======== Material for this exercise
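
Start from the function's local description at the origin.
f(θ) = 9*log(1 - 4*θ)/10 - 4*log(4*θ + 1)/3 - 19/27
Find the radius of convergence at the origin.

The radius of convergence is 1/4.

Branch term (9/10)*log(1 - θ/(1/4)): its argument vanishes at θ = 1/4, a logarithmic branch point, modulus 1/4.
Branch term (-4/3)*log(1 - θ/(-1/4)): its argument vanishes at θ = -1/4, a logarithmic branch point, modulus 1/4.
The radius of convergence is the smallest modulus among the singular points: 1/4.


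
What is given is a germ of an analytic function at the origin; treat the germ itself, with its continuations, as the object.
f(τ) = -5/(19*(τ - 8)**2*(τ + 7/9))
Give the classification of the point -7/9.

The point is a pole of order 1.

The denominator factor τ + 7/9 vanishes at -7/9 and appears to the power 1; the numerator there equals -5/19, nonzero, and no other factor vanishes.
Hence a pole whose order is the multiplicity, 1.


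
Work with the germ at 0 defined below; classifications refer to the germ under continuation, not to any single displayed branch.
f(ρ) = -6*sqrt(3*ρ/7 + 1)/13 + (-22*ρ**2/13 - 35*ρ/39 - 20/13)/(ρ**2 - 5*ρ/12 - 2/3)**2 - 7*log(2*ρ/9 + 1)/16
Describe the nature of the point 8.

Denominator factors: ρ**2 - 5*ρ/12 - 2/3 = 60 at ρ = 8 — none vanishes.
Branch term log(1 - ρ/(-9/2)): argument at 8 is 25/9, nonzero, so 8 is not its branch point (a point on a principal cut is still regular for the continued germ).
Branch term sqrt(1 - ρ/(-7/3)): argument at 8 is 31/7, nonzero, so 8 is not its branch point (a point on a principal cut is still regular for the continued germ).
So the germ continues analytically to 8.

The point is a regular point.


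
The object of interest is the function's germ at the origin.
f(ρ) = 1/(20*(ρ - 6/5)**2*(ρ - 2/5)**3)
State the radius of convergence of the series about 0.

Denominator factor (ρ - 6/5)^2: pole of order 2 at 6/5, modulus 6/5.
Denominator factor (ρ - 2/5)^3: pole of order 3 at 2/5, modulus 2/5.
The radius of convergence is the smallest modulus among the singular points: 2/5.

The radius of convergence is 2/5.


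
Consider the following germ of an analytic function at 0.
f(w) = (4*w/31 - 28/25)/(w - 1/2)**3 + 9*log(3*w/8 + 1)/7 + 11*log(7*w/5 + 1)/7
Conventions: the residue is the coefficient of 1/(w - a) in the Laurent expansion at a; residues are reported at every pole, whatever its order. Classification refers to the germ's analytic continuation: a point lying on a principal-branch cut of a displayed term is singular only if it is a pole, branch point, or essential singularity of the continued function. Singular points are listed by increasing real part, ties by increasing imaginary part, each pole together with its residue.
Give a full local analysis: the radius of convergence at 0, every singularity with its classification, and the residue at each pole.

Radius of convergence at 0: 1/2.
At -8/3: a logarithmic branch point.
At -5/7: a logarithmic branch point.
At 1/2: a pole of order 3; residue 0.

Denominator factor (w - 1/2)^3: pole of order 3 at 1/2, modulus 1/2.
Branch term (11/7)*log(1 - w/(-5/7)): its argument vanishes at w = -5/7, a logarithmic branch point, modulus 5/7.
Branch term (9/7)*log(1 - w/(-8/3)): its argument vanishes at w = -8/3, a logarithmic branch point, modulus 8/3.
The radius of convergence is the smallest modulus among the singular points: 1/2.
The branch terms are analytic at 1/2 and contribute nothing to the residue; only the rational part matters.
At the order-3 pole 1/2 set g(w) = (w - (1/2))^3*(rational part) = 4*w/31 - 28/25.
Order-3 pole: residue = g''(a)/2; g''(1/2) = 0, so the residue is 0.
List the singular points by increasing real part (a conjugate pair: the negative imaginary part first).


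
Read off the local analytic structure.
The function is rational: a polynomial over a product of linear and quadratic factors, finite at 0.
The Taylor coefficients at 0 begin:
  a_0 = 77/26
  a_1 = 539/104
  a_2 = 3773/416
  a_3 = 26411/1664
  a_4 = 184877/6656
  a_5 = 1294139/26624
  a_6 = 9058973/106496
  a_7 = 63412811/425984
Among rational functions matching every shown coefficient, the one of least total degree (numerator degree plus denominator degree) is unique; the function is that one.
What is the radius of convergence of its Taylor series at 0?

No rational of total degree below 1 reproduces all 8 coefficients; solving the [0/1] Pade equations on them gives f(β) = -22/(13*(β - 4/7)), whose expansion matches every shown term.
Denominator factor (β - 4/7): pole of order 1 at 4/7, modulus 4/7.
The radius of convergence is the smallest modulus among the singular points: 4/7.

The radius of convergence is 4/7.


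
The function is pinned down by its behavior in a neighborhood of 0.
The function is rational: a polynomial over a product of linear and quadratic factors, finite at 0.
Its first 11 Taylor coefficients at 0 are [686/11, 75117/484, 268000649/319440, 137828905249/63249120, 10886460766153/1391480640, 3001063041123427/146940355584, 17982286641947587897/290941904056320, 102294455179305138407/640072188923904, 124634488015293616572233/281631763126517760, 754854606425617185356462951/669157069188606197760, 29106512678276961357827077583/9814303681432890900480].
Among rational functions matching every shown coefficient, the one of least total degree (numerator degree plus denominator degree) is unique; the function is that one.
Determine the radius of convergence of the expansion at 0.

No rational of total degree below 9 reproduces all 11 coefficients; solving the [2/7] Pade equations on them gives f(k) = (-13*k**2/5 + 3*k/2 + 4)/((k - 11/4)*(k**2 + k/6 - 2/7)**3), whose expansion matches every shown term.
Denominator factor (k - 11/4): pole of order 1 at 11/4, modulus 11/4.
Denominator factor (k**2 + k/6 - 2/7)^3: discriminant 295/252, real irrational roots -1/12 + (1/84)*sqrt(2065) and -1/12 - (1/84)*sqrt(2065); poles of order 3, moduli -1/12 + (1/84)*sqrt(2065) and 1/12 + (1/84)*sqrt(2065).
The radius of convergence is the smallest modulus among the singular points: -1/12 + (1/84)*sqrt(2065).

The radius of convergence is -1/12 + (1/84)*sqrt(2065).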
================
Instructions for the task: Restate the data above word for word, omitting nothing.

Solution for this exercise:
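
Start from the function's local description at the origin.
f(θ) = 9*log(1 - 4*θ)/10 - 4*log(4*θ + 1)/3 - 19/27
Find the radius of convergence at the origin.

The radius of convergence is 1/4.

Branch term (9/10)*log(1 - θ/(1/4)): its argument vanishes at θ = 1/4, a logarithmic branch point, modulus 1/4.
Branch term (-4/3)*log(1 - θ/(-1/4)): its argument vanishes at θ = -1/4, a logarithmic branch point, modulus 1/4.
The radius of convergence is the smallest modulus among the singular points: 1/4.


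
What is given is a germ of an analytic function at the origin; treat the germ itself, with its continuations, as the object.
f(τ) = -5/(19*(τ - 8)**2*(τ + 7/9))
Give the classification of the point -7/9.

The point is a pole of order 1.

The denominator factor τ + 7/9 vanishes at -7/9 and appears to the power 1; the numerator there equals -5/19, nonzero, and no other factor vanishes.
Hence a pole whose order is the multiplicity, 1.


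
Work with the germ at 0 defined below; classifications refer to the germ under continuation, not to any single displayed branch.
f(ρ) = -6*sqrt(3*ρ/7 + 1)/13 + (-22*ρ**2/13 - 35*ρ/39 - 20/13)/(ρ**2 - 5*ρ/12 - 2/3)**2 - 7*log(2*ρ/9 + 1)/16
Describe the nature of the point 8.

Denominator factors: ρ**2 - 5*ρ/12 - 2/3 = 60 at ρ = 8 — none vanishes.
Branch term log(1 - ρ/(-9/2)): argument at 8 is 25/9, nonzero, so 8 is not its branch point (a point on a principal cut is still regular for the continued germ).
Branch term sqrt(1 - ρ/(-7/3)): argument at 8 is 31/7, nonzero, so 8 is not its branch point (a point on a principal cut is still regular for the continued germ).
So the germ continues analytically to 8.

The point is a regular point.


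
The object of interest is the function's germ at the origin.
f(ρ) = 1/(20*(ρ - 6/5)**2*(ρ - 2/5)**3)
State the radius of convergence of the series about 0.

Denominator factor (ρ - 6/5)^2: pole of order 2 at 6/5, modulus 6/5.
Denominator factor (ρ - 2/5)^3: pole of order 3 at 2/5, modulus 2/5.
The radius of convergence is the smallest modulus among the singular points: 2/5.

The radius of convergence is 2/5.


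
Consider the following germ of an analytic function at 0.
f(w) = (4*w/31 - 28/25)/(w - 1/2)**3 + 9*log(3*w/8 + 1)/7 + 11*log(7*w/5 + 1)/7
Conventions: the residue is the coefficient of 1/(w - a) in the Laurent expansion at a; residues are reported at every pole, whatever its order. Classification refers to the germ's analytic continuation: a point lying on a principal-branch cut of a displayed term is singular only if it is a pole, branch point, or essential singularity of the continued function. Singular points are listed by increasing real part, ties by increasing imaginary part, each pole together with its residue.
Give a full local analysis: the radius of convergence at 0, every singularity with its classification, and the residue at each pole.

Radius of convergence at 0: 1/2.
At -8/3: a logarithmic branch point.
At -5/7: a logarithmic branch point.
At 1/2: a pole of order 3; residue 0.

Denominator factor (w - 1/2)^3: pole of order 3 at 1/2, modulus 1/2.
Branch term (11/7)*log(1 - w/(-5/7)): its argument vanishes at w = -5/7, a logarithmic branch point, modulus 5/7.
Branch term (9/7)*log(1 - w/(-8/3)): its argument vanishes at w = -8/3, a logarithmic branch point, modulus 8/3.
The radius of convergence is the smallest modulus among the singular points: 1/2.
The branch terms are analytic at 1/2 and contribute nothing to the residue; only the rational part matters.
At the order-3 pole 1/2 set g(w) = (w - (1/2))^3*(rational part) = 4*w/31 - 28/25.
Order-3 pole: residue = g''(a)/2; g''(1/2) = 0, so the residue is 0.
List the singular points by increasing real part (a conjugate pair: the negative imaginary part first).


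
Read off the local analytic structure.
The function is rational: a polynomial over a product of linear and quadratic factors, finite at 0.
The Taylor coefficients at 0 begin:
  a_0 = 77/26
  a_1 = 539/104
  a_2 = 3773/416
  a_3 = 26411/1664
  a_4 = 184877/6656
  a_5 = 1294139/26624
  a_6 = 9058973/106496
  a_7 = 63412811/425984
Among rational functions matching every shown coefficient, the one of least total degree (numerator degree plus denominator degree) is unique; the function is that one.
What is the radius of convergence of its Taylor series at 0?

No rational of total degree below 1 reproduces all 8 coefficients; solving the [0/1] Pade equations on them gives f(β) = -22/(13*(β - 4/7)), whose expansion matches every shown term.
Denominator factor (β - 4/7): pole of order 1 at 4/7, modulus 4/7.
The radius of convergence is the smallest modulus among the singular points: 4/7.

The radius of convergence is 4/7.


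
The function is pinned down by its behavior in a neighborhood of 0.
The function is rational: a polynomial over a product of linear and quadratic factors, finite at 0.
Its first 11 Taylor coefficients at 0 are [686/11, 75117/484, 268000649/319440, 137828905249/63249120, 10886460766153/1391480640, 3001063041123427/146940355584, 17982286641947587897/290941904056320, 102294455179305138407/640072188923904, 124634488015293616572233/281631763126517760, 754854606425617185356462951/669157069188606197760, 29106512678276961357827077583/9814303681432890900480].
Among rational functions matching every shown coefficient, the one of least total degree (numerator degree plus denominator degree) is unique; the function is that one.
Determine the radius of convergence of the expansion at 0.

No rational of total degree below 9 reproduces all 11 coefficients; solving the [2/7] Pade equations on them gives f(k) = (-13*k**2/5 + 3*k/2 + 4)/((k - 11/4)*(k**2 + k/6 - 2/7)**3), whose expansion matches every shown term.
Denominator factor (k - 11/4): pole of order 1 at 11/4, modulus 11/4.
Denominator factor (k**2 + k/6 - 2/7)^3: discriminant 295/252, real irrational roots -1/12 + (1/84)*sqrt(2065) and -1/12 - (1/84)*sqrt(2065); poles of order 3, moduli -1/12 + (1/84)*sqrt(2065) and 1/12 + (1/84)*sqrt(2065).
The radius of convergence is the smallest modulus among the singular points: -1/12 + (1/84)*sqrt(2065).

The radius of convergence is -1/12 + (1/84)*sqrt(2065).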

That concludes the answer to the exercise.